What is expected: Each line of the material should be retyped without alteration.

--- START ---

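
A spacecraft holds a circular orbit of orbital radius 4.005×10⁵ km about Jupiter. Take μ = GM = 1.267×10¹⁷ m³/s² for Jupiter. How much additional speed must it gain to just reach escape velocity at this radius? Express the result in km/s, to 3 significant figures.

r = 4.005×10⁵ km = 4.005×10⁸ m.
Circular speed v_c = √(μ/r) = 17790 m/s.
Escape speed v_esc = √(2μ/r) = √2 × v_c = 25150 m/s.
Δv = v_esc − v_c = 7367 m/s = 7.367 km/s.

Δv ≈ 7.37 km/s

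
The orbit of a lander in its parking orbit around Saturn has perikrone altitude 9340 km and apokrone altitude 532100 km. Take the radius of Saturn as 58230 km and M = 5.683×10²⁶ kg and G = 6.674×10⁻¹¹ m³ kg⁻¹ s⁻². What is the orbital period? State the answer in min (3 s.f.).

T ≈ 3210 min

μ = GM = 6.674×10⁻¹¹ × 5.683×10²⁶ = 3.793×10¹⁶ m³/s².
r_p = 58230 + 9340 = 67570 km = 6.7570×10⁷ m.
r_a = 58230 + 532100 = 590330 km = 5.9033×10⁸ m.
Semi-major axis a = (r_p + r_a)/2 = (67570 + 5.9033×10⁵)/2 = 3.2895×10⁵ km = 3.290×10⁸ m.
By Kepler's third law T = 2π√(a³/μ) = 2π × 3.063×10⁴ = 1.925×10⁵ s.
= 3208 min.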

--- END ---

Result of this exercise:
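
A spacecraft holds a circular orbit of orbital radius 4.005×10⁵ km about Jupiter. Take μ = GM = 1.267×10¹⁷ m³/s² for Jupiter. How much additional speed must it gain to just reach escape velocity at this radius? Express the result in km/s, to 3 significant figures.

r = 4.005×10⁵ km = 4.005×10⁸ m.
Circular speed v_c = √(μ/r) = 17790 m/s.
Escape speed v_esc = √(2μ/r) = √2 × v_c = 25150 m/s.
Δv = v_esc − v_c = 7367 m/s = 7.367 km/s.

Δv ≈ 7.37 km/s

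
The orbit of a lander in its parking orbit around Saturn has perikrone altitude 9340 km and apokrone altitude 532100 km. Take the radius of Saturn as 58230 km and M = 5.683×10²⁶ kg and G = 6.674×10⁻¹¹ m³ kg⁻¹ s⁻². What is the orbital period? State the answer in min (3 s.f.).

T ≈ 3210 min

μ = GM = 6.674×10⁻¹¹ × 5.683×10²⁶ = 3.793×10¹⁶ m³/s².
r_p = 58230 + 9340 = 67570 km = 6.7570×10⁷ m.
r_a = 58230 + 532100 = 590330 km = 5.9033×10⁸ m.
Semi-major axis a = (r_p + r_a)/2 = (67570 + 5.9033×10⁵)/2 = 3.2895×10⁵ km = 3.290×10⁸ m.
By Kepler's third law T = 2π√(a³/μ) = 2π × 3.063×10⁴ = 1.925×10⁵ s.
= 3208 min.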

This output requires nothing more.